### RECORDED DATA ###

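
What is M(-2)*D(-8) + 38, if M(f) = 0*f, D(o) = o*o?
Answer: 38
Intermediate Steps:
D(o) = o²
M(f) = 0
M(-2)*D(-8) + 38 = 0*(-8)² + 38 = 0*64 + 38 = 0 + 38 = 38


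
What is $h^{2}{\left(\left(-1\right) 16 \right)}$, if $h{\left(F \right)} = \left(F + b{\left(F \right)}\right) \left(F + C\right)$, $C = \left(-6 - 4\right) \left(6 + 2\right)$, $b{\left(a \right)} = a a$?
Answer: $530841600$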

###

→ WHAT NEEDS TO BE DONE:
Retype every record above exactly as it stands.

→ YOUR RESPONSE:
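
What is M(-2)*D(-8) + 38, if M(f) = 0*f, D(o) = o*o?
Answer: 38
Intermediate Steps:
D(o) = o²
M(f) = 0
M(-2)*D(-8) + 38 = 0*(-8)² + 38 = 0*64 + 38 = 0 + 38 = 38


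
What is $h^{2}{\left(\left(-1\right) 16 \right)}$, if $h{\left(F \right)} = \left(F + b{\left(F \right)}\right) \left(F + C\right)$, $C = \left(-6 - 4\right) \left(6 + 2\right)$, $b{\left(a \right)} = a a$?
Answer: $530841600$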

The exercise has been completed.